======== DATASET RECORDS

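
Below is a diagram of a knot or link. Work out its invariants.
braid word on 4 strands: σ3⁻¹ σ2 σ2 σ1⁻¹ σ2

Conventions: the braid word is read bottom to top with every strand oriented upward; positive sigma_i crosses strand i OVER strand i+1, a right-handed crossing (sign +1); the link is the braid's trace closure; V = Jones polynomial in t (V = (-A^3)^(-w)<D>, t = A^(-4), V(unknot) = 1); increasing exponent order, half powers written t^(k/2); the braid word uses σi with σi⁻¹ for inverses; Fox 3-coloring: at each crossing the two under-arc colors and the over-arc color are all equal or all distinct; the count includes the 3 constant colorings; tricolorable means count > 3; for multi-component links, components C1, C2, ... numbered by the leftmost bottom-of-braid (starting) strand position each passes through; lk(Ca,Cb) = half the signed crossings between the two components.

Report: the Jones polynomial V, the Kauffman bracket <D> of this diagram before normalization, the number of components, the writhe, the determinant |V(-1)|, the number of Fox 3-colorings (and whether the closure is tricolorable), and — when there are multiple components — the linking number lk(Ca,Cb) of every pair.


V = t + t^3 - t^4
<D> = A^-13 - A^-9 - A^-1 (w = +1)
1 component over 5 crossings, w = +1
9 Fox colorings among 3^5, |V(-1)| = 3: tricolorable
why: w = +1 (over 5 crossings) is diagram-only; (-A^3)^(-1) removes it from V


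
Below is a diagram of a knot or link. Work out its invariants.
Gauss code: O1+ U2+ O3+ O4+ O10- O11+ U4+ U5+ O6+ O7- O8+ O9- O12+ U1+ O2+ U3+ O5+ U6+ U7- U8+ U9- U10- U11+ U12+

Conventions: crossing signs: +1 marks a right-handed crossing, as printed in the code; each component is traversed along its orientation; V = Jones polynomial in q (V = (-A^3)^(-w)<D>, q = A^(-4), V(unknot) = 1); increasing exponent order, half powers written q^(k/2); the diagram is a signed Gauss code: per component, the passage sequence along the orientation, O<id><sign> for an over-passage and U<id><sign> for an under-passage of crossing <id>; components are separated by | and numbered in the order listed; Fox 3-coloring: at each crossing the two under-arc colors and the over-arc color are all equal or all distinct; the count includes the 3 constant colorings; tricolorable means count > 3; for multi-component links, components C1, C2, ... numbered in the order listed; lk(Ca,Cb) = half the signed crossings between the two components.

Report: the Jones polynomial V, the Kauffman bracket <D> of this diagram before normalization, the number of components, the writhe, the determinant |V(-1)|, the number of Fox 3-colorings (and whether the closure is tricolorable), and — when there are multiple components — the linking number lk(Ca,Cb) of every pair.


V(q) = q^2 + q^4 - q^5 + q^6 - q^7
bracket: -A^-10 + A^-6 - A^-2 + A^2 + A^10, w = +6
1 component, writhe +6, over 12 crossings
det 5, colorings 3 of 3^12 — not tricolorable
observation: |V(-1)| = 5: so not tricolorable, since 3 does not divide 5


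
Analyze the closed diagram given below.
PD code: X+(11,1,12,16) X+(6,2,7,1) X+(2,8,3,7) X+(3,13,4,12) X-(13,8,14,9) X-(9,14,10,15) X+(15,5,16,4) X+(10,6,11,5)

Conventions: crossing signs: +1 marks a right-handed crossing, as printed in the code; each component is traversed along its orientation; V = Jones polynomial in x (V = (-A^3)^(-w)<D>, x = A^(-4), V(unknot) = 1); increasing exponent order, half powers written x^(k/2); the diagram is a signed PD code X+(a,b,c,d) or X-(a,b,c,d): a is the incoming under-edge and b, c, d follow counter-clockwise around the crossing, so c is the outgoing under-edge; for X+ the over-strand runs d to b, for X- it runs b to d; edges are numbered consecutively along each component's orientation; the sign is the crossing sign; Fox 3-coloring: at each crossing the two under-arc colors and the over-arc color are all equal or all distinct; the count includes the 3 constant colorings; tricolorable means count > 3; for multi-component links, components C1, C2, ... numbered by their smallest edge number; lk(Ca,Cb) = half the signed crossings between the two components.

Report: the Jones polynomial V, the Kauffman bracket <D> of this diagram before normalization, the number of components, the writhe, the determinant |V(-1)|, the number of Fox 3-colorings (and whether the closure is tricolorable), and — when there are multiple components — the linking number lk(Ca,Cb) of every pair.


V(x) = x - x^2 + 2x^3 - x^4 + x^5 - x^6
bracket: -A^-12 + A^-8 - A^-4 + 2 - A^4 + A^8, w = +4
1 component, writhe +4, over 8 crossings
det 7, colorings 3 of 3^8 — not tricolorable
observation: w = +4 (over 8 crossings) is diagram-only; (-A^3)^(-4) removes it from V


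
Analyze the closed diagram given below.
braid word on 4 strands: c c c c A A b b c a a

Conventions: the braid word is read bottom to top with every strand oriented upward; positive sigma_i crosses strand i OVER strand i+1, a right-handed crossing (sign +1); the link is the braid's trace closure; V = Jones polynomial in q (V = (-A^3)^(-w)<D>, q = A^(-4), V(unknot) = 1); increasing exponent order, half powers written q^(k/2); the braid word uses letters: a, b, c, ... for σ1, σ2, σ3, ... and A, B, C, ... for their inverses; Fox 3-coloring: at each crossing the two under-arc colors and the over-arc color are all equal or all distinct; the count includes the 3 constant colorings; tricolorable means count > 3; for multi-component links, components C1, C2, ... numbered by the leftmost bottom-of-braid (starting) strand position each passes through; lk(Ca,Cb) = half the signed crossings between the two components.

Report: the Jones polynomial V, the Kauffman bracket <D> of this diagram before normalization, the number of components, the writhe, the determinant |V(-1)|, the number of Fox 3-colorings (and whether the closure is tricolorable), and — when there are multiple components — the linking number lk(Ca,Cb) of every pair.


V = q^2 + q^3 + 2q^4 + q^5 + q^6 - q^8 - q^10
<D> = A^-19 + A^-11 - A^-3 - A - 2A^5 - A^9 - A^13 (w = +7)
3 components over 11 crossings, w = +7
lk(C1,C2): 0
lk(C1,C3) = 0
linking number lk(C2,C3) = +1
9 Fox colorings among 3^11, |V(-1)| = 0: tricolorable
why: w = +7 shifts under R1 moves; the (-A^3)^(-7) factor cancels that in V


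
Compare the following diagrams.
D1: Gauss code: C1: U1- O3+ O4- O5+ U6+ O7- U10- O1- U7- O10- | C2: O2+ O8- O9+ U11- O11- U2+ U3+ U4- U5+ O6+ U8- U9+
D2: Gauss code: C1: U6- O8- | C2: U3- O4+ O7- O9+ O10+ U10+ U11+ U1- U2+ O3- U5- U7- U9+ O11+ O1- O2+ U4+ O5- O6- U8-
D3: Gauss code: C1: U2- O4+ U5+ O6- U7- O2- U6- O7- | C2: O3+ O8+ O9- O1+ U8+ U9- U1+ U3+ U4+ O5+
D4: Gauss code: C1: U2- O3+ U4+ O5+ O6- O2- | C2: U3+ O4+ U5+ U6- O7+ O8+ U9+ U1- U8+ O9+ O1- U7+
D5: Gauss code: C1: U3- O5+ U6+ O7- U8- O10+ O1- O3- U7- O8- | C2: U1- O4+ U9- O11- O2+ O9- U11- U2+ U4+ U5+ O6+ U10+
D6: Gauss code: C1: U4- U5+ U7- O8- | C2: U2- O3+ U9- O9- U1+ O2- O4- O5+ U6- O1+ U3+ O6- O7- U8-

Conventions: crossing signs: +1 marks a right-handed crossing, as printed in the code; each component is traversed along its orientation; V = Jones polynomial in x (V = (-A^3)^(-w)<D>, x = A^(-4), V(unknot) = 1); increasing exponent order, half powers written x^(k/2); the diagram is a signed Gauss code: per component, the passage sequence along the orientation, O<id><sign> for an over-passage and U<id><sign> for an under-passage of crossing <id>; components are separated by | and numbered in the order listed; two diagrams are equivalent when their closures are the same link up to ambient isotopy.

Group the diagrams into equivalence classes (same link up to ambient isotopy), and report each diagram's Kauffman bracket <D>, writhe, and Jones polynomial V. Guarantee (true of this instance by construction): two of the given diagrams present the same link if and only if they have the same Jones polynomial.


grouping into links: {D1, D3, D5} | {D2, D6} | {D4}
V(D1) = x^(-7/2) - x^(-5/2) + x^(-3/2) - 2x^(-1/2) - x^(3/2)  (w -1, c 11, <D> = A^-9 + 2A^-1 - A^3 + A^7 - A^11)
D2 (bracket A^-9 - A^-5 + 2A^-1 - 2A^3 + 2A^7 - A^11 + A^15; 11 crossings at w = -1): V = -x^(-9/2) + x^(-7/2) - 2x^(-5/2) + 2x^(-3/2) - 2x^(-1/2) + x^(1/2) - x^(3/2)
V(D3) = x^(-7/2) - x^(-5/2) + x^(-3/2) - 2x^(-1/2) - x^(3/2)  (w +1, c 9, <D> = A^-3 + 2A^5 - A^9 + A^13 - A^17)
D4 (bracket A^-1 + A^7; 9 crossings at w = +3): V = -x^(1/2) - x^(5/2)
D5 (bracket A^-9 + 2A^-1 - A^3 + A^7 - A^11; 11 crossings at w = -1): V = x^(-7/2) - x^(-5/2) + x^(-3/2) - 2x^(-1/2) - x^(3/2)
V(D6) = -x^(-9/2) + x^(-7/2) - 2x^(-5/2) + 2x^(-3/2) - 2x^(-1/2) + x^(1/2) - x^(3/2)  (w -3, c 9, <D> = A^-15 - A^-11 + 2A^-7 - 2A^-3 + 2A - A^5 + A^9)
key observation: comparing 6 Jones polynomials yields 3 groups


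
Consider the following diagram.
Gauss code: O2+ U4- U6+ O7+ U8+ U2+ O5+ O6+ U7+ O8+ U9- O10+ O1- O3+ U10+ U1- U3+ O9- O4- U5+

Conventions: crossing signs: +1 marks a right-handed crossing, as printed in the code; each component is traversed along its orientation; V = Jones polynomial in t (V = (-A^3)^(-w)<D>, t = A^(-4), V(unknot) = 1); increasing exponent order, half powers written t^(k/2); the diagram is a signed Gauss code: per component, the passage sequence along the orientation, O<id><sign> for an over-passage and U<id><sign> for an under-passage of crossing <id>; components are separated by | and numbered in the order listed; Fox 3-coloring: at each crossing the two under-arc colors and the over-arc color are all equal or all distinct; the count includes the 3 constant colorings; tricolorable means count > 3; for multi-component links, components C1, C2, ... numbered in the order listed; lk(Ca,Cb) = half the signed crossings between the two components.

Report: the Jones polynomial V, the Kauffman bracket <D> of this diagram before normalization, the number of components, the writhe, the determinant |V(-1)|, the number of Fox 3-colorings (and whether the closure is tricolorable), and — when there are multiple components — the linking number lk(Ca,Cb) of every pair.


V(t) = t - t^2 + 2t^3 - t^4 + t^5 - t^6
bracket: -A^-12 + A^-8 - A^-4 + 2 - A^4 + A^8, w = +4
1 component, writhe +4, over 10 crossings
det 7, colorings 3 of 3^10 — not tricolorable
observation: det 7 = |V(-1)|; not divisible by 3, so not tricolorable


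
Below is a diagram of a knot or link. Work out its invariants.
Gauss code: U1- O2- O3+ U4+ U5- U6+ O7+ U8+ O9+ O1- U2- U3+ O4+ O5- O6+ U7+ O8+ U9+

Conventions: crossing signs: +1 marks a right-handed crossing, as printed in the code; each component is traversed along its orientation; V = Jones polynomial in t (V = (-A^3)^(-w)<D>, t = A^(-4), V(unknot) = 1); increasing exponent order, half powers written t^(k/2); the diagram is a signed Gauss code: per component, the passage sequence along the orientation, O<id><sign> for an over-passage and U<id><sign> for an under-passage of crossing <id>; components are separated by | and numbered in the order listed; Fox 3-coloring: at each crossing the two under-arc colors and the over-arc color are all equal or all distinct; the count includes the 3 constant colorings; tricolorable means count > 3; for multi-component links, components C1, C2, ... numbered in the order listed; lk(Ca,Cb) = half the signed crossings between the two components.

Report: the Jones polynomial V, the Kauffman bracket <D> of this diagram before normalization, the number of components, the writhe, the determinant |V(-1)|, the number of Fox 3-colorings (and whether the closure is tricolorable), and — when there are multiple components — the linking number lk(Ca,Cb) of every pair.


V = t + t^3 - t^4
<D> = A^-7 - A^-3 - A^5 (w = +3)
1 component over 9 crossings, w = +3
9 Fox colorings among 3^9, |V(-1)| = 3: tricolorable
why: w = +3 (over 9 crossings) is diagram-only; (-A^3)^(-3) removes it from V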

================

Reply with nothing but a number: how many lines of the entries above contain the string "following"?

2